__INSTRUCTIONS TO FOLLOW__.
Copy each line below containing "plays".

=== Section Start ===

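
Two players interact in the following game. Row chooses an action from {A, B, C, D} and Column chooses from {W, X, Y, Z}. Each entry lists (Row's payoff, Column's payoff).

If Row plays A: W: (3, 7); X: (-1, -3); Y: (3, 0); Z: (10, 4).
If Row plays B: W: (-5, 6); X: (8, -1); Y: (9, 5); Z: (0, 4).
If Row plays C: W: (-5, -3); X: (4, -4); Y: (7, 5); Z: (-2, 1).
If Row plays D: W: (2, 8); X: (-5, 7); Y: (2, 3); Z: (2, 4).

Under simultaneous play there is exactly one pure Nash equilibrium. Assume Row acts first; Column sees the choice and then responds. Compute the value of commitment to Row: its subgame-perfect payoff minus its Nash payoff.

Backward induction with Row moving first.
- A: Column compares 7, -3, 0, 4 and picks W; Row would get 3.
- B: Column compares 6, -1, 5, 4 and picks W; Row would get -5.
- C: Column compares -3, -4, 5, 1 and picks Y; Row would get 7.
- D: Column compares 8, 7, 3, 4 and picks W; Row would get 2.
Row's induced payoffs are 3, -5, 7, 2, so Row commits to C. Subgame-perfect outcome: (C, Y) with payoffs (7, 5).
Under simultaneous play:
Row's best replies: W→A; X→B; Y→B; Z→A.
Column's best replies: A→W; B→W; C→Y; D→W.
Only (A, W) has each player best-responding; Nash payoffs (3, 7).
Row's commitment gain: 7 − 3 = 4.

4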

=== Section End ===

__EXERCISE ANSWER__.
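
If Row plays A: W: (3, 7); X: (-1, -3); Y: (3, 0); Z: (10, 4).
If Row plays B: W: (-5, 6); X: (8, -1); Y: (9, 5); Z: (0, 4).
If Row plays C: W: (-5, -3); X: (4, -4); Y: (7, 5); Z: (-2, 1).
If Row plays D: W: (2, 8); X: (-5, 7); Y: (2, 3); Z: (2, 4).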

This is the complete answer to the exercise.